▶ _ASSIGNMENT_
Collect every line of the records below that contains the word "Initial".

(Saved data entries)
________________________
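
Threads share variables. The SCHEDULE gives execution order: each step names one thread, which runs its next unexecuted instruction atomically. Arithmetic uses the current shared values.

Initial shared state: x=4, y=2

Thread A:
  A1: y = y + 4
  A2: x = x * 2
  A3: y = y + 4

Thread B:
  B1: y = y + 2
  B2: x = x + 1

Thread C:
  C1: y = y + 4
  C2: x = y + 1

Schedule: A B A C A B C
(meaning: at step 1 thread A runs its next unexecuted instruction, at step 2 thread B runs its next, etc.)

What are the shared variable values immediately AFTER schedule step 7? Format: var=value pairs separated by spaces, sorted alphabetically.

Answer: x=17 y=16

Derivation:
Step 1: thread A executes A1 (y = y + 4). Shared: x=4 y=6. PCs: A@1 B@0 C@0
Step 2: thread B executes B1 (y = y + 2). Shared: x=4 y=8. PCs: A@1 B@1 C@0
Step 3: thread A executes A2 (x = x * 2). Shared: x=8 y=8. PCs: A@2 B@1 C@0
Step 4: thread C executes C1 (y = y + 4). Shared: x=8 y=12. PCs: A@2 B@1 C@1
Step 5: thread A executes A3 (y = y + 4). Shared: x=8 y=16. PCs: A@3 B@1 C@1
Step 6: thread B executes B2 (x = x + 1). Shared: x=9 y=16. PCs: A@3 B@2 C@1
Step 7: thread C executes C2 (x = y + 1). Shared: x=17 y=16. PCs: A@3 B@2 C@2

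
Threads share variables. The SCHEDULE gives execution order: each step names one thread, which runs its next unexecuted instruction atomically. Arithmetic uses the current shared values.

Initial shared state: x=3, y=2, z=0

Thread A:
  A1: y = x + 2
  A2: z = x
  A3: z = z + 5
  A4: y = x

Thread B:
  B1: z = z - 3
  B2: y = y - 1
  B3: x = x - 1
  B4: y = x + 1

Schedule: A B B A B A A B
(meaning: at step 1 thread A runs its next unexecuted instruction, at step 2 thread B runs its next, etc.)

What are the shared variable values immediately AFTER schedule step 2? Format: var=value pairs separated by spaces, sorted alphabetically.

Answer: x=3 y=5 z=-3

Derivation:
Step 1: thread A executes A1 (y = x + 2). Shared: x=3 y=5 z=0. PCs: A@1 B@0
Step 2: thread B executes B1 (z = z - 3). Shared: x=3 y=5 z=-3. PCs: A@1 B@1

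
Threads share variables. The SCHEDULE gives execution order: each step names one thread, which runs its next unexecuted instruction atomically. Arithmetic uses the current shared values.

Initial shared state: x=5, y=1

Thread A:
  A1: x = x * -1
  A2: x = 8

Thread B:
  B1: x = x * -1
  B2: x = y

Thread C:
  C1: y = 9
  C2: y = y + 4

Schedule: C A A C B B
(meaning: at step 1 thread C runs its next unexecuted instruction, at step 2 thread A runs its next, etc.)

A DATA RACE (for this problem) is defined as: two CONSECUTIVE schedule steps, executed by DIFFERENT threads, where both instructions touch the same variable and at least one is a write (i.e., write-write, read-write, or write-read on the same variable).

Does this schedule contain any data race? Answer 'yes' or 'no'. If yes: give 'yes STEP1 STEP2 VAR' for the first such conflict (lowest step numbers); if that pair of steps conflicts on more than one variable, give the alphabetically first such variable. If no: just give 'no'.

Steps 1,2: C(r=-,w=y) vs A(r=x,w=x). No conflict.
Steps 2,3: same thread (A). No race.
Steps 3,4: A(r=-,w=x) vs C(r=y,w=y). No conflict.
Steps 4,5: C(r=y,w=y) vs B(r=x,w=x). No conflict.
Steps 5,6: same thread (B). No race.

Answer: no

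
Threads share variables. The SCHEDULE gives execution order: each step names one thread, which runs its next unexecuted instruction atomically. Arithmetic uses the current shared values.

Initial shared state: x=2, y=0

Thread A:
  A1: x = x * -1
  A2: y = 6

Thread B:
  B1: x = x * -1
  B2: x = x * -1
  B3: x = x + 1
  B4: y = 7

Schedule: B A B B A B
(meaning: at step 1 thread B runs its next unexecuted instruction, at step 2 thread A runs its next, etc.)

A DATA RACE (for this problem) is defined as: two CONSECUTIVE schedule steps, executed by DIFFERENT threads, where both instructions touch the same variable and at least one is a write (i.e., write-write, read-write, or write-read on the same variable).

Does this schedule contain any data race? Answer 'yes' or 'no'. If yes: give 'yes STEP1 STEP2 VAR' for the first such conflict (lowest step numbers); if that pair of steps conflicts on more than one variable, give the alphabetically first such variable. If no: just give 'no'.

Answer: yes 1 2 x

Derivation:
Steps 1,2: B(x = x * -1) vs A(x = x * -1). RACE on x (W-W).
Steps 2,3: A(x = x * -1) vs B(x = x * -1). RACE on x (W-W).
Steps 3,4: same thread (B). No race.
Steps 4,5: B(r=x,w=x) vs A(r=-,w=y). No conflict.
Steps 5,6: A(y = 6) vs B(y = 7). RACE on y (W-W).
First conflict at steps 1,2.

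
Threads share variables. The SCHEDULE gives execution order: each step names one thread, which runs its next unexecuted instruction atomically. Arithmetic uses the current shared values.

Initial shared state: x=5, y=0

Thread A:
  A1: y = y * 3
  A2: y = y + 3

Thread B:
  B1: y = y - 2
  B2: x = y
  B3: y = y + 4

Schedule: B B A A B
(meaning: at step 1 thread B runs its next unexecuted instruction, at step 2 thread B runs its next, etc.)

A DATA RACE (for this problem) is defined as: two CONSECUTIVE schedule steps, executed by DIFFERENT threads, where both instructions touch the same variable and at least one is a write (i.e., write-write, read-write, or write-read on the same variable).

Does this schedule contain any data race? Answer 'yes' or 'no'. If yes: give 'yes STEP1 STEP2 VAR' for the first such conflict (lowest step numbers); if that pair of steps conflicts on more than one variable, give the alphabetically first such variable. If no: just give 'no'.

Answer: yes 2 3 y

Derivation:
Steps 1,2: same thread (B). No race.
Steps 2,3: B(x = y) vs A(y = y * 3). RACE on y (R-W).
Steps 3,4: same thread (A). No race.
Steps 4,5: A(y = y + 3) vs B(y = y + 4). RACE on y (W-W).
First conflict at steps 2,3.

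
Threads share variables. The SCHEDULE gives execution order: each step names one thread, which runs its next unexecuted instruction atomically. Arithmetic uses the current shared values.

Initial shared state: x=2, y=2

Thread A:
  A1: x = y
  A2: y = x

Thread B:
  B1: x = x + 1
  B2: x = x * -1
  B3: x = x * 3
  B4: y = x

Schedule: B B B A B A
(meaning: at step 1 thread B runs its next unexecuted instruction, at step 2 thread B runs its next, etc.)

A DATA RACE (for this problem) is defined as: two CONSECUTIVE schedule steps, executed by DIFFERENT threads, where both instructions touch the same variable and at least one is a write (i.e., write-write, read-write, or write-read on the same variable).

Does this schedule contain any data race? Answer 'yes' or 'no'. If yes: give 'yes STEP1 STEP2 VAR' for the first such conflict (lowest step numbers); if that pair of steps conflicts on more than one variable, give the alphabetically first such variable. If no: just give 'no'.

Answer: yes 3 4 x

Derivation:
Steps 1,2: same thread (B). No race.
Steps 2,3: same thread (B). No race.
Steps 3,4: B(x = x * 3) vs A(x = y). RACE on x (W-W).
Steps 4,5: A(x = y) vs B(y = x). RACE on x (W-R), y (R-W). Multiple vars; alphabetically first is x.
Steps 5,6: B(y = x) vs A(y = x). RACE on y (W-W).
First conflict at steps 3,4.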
________________________
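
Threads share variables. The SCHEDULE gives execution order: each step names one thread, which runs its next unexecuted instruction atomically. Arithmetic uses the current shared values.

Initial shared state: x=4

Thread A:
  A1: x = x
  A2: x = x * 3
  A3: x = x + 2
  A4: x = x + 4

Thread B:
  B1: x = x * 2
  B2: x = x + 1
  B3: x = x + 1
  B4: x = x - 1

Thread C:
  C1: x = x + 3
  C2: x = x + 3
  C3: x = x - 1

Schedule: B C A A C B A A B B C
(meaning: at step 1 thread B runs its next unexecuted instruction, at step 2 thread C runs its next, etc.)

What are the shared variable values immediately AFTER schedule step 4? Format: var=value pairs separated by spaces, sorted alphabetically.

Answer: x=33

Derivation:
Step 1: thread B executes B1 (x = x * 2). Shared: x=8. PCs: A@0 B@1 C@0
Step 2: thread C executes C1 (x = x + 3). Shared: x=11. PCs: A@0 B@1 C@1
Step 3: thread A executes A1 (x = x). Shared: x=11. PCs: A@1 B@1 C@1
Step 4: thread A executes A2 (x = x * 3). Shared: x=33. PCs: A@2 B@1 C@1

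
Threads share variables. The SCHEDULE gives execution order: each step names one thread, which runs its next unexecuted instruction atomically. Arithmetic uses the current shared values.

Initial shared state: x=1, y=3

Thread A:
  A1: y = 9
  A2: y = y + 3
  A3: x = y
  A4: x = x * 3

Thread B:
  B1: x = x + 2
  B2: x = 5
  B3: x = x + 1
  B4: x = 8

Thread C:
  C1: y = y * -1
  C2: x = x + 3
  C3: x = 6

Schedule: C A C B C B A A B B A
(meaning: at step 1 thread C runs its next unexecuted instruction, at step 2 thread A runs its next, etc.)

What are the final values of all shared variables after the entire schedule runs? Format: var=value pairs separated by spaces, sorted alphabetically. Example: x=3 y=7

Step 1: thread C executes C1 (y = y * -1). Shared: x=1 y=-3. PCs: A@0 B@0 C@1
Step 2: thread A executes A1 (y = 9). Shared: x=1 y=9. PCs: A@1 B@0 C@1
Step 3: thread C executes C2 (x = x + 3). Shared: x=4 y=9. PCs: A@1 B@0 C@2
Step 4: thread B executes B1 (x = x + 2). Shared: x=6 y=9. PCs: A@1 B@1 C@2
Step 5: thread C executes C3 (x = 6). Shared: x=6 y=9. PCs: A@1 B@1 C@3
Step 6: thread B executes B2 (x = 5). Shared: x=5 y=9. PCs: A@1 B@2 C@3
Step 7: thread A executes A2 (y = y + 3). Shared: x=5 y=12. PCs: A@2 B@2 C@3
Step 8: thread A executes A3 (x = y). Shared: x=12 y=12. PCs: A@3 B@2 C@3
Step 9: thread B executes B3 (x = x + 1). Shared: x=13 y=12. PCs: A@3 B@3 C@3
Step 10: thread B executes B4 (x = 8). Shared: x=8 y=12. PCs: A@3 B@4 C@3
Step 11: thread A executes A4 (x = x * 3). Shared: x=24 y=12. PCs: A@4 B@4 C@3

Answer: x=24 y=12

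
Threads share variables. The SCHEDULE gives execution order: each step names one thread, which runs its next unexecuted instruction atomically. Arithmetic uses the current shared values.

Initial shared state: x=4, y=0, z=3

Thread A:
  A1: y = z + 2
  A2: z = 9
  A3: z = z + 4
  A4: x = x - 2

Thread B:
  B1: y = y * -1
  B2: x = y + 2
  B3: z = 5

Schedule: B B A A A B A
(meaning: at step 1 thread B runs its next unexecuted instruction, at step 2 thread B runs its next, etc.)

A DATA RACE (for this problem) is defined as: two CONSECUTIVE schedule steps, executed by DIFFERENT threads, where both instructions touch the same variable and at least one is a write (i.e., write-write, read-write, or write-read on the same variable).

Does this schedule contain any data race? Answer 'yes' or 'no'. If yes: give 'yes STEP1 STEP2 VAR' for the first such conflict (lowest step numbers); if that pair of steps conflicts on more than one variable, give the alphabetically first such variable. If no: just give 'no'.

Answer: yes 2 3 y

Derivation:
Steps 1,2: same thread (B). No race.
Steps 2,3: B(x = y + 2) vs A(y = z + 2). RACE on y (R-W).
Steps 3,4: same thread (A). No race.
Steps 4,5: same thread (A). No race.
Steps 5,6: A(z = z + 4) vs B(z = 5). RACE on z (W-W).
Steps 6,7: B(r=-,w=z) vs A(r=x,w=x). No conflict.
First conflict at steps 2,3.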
________________________
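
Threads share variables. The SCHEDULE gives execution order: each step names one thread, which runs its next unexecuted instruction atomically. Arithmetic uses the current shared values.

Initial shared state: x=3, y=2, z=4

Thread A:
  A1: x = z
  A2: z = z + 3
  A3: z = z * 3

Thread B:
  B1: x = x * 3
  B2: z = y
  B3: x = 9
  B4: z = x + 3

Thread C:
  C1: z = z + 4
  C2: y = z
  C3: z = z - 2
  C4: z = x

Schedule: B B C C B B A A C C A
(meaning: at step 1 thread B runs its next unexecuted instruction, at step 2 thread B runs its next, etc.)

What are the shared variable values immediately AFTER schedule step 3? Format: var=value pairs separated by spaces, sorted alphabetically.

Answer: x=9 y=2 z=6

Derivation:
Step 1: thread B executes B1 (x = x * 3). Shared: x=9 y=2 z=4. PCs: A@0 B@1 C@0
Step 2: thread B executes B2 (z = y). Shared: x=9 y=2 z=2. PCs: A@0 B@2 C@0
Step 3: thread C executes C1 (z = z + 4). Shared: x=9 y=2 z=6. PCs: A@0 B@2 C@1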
________________________
▶ _TASK ANSWER_
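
Initial shared state: x=4, y=2
Initial shared state: x=3, y=2, z=0
Initial shared state: x=5, y=1
Initial shared state: x=2, y=0
Initial shared state: x=5, y=0
Initial shared state: x=2, y=2
Initial shared state: x=4
Initial shared state: x=1, y=3
Initial shared state: x=4, y=0, z=3
Initial shared state: x=3, y=2, z=4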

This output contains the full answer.